- **EXERCISE**
Gather every line in the records below that contains the word "left".

- **PROVIDED RECORDS**
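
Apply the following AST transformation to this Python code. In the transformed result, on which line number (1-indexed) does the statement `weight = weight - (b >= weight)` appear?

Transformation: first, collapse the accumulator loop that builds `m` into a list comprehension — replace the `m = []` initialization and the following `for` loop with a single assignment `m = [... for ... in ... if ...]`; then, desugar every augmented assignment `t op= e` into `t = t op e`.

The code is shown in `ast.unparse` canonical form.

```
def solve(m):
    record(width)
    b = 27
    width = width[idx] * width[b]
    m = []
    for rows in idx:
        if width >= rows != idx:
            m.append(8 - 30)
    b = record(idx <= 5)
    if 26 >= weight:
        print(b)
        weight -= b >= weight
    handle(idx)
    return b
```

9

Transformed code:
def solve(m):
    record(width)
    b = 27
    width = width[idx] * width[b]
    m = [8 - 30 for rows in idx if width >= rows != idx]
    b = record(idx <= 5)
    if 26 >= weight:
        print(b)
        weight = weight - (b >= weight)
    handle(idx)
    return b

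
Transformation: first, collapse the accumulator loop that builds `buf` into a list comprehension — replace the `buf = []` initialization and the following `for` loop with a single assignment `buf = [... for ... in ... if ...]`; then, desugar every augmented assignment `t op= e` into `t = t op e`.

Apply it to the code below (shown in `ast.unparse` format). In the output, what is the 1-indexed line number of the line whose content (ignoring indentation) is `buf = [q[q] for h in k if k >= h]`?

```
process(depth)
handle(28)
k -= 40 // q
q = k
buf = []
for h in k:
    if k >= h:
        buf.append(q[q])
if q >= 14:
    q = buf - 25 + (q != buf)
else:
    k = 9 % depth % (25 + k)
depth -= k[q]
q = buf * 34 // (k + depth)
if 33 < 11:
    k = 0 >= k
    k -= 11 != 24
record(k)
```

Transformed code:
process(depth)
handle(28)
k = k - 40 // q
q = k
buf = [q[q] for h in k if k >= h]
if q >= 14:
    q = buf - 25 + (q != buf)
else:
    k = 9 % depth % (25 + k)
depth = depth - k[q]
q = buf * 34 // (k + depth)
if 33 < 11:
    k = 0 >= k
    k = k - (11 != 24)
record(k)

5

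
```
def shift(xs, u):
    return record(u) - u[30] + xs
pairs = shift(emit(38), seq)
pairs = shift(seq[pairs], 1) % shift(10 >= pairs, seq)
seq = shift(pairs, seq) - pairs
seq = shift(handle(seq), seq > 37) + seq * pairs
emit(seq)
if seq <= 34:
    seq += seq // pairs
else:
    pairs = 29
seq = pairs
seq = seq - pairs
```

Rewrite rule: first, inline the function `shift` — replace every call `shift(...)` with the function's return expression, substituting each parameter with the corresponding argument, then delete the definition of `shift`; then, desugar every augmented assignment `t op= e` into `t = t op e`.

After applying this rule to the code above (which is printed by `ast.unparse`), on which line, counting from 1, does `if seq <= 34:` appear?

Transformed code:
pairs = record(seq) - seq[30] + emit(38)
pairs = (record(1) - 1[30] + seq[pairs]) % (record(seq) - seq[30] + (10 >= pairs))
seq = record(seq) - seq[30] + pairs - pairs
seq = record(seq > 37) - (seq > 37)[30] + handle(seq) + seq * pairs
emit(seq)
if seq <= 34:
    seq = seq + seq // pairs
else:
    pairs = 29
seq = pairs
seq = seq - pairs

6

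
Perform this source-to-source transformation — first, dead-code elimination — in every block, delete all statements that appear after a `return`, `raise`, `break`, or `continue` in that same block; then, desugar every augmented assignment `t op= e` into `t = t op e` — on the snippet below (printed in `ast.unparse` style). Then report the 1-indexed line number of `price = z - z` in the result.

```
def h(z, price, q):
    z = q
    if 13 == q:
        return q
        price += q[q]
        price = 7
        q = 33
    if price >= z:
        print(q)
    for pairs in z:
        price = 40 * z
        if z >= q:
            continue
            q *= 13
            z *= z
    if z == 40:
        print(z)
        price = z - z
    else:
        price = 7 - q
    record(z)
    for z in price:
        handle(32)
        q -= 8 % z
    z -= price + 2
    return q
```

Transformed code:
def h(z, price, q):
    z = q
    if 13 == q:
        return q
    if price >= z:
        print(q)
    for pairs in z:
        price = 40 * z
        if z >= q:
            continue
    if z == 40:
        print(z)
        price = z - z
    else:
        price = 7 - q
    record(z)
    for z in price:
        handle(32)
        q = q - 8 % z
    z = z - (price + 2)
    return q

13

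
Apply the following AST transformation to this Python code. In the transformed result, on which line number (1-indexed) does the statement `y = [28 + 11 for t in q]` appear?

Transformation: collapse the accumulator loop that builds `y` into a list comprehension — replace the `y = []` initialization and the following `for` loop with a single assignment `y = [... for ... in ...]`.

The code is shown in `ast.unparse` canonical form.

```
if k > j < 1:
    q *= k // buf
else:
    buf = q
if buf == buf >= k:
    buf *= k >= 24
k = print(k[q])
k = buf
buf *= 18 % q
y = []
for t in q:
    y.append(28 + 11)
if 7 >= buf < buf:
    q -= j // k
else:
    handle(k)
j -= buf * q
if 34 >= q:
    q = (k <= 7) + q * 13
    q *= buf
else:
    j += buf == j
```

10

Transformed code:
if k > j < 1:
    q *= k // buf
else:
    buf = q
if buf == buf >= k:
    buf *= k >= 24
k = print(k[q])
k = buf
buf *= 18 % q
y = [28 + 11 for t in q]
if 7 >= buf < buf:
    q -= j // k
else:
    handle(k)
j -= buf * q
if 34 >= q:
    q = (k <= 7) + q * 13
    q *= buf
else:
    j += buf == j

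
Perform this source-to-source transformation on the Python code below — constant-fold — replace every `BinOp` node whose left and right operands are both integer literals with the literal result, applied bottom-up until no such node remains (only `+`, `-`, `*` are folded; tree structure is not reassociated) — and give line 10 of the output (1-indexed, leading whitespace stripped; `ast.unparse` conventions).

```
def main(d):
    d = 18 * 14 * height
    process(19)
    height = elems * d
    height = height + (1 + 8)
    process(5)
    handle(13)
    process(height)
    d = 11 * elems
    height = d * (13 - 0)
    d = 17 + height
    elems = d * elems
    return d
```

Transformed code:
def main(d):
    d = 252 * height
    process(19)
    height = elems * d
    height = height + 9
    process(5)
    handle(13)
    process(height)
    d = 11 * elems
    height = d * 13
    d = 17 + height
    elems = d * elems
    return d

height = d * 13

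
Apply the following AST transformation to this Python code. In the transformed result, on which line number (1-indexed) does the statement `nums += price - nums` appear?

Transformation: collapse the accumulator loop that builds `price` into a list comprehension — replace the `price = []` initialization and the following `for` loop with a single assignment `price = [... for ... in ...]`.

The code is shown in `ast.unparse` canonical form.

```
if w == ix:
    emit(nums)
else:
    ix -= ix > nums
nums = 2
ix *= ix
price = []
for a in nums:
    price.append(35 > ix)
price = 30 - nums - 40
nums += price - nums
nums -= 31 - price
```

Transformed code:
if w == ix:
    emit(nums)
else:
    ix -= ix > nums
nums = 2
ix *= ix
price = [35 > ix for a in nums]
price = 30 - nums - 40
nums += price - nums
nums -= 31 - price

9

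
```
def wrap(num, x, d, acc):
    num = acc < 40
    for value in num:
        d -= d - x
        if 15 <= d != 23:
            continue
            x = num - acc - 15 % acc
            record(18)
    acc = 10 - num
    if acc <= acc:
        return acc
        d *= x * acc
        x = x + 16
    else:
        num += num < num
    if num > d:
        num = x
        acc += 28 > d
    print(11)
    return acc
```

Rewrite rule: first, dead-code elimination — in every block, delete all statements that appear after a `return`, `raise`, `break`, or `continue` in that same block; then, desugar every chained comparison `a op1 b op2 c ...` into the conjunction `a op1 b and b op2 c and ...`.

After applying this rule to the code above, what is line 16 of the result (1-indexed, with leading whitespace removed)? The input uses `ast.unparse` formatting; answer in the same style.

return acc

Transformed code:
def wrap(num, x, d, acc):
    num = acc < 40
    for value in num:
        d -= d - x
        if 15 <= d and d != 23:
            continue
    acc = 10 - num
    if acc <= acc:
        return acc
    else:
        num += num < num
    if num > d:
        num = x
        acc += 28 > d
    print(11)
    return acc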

* * *

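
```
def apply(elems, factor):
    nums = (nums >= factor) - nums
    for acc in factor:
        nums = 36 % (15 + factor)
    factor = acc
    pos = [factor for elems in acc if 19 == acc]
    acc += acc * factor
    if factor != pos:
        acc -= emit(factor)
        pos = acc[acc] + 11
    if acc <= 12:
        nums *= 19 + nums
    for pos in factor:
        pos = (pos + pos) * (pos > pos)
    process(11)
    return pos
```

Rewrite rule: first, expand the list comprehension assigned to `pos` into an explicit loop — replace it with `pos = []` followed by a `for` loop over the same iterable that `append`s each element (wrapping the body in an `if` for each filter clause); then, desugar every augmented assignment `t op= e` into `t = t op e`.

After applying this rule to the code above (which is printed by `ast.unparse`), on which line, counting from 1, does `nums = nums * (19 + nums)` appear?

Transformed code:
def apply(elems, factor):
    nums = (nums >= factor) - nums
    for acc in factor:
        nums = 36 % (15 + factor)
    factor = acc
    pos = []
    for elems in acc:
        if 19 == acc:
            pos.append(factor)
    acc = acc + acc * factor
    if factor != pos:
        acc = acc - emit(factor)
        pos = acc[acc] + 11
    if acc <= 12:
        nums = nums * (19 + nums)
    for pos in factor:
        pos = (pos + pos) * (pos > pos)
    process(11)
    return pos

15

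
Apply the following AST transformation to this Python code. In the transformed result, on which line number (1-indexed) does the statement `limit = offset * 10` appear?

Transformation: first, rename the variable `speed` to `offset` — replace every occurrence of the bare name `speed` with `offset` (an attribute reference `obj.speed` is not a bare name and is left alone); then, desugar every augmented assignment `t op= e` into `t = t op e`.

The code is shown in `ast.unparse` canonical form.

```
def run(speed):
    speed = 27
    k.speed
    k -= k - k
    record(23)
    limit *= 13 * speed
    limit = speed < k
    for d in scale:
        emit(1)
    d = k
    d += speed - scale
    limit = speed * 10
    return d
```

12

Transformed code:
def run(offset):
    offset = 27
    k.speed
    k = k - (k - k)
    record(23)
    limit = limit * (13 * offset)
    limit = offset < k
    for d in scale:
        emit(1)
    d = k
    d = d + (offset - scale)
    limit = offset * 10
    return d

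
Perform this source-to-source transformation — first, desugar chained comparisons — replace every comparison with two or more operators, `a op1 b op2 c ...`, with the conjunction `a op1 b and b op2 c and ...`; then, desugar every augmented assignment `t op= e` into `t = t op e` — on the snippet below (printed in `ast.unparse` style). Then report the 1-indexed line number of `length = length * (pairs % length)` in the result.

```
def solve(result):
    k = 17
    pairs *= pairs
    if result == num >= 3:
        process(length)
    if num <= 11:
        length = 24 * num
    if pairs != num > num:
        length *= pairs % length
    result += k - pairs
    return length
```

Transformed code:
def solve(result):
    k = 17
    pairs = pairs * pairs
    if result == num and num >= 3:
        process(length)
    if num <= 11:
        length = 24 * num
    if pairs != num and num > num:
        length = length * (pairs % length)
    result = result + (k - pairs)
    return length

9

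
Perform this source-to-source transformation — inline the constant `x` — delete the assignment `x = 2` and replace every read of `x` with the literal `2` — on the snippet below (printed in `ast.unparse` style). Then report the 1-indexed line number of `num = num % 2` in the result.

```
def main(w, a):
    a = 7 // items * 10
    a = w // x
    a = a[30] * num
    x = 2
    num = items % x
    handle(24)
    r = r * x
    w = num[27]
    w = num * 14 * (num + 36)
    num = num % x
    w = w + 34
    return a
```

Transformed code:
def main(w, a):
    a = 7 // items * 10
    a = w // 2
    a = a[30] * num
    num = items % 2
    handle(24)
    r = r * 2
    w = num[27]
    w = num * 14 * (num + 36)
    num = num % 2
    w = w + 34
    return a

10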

- **EXERCISE RESULT**
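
Perform this source-to-source transformation on the Python code below — constant-fold — replace every `BinOp` node whose left and right operands are both integer literals with the literal result, applied bottom-up until no such node remains (only `+`, `-`, `*` are folded; tree structure is not reassociated) — and give line 10 of the output (1-indexed, leading whitespace stripped; `ast.unparse` conventions).
Transformation: first, rename the variable `speed` to `offset` — replace every occurrence of the bare name `speed` with `offset` (an attribute reference `obj.speed` is not a bare name and is left alone); then, desugar every augmented assignment `t op= e` into `t = t op e`.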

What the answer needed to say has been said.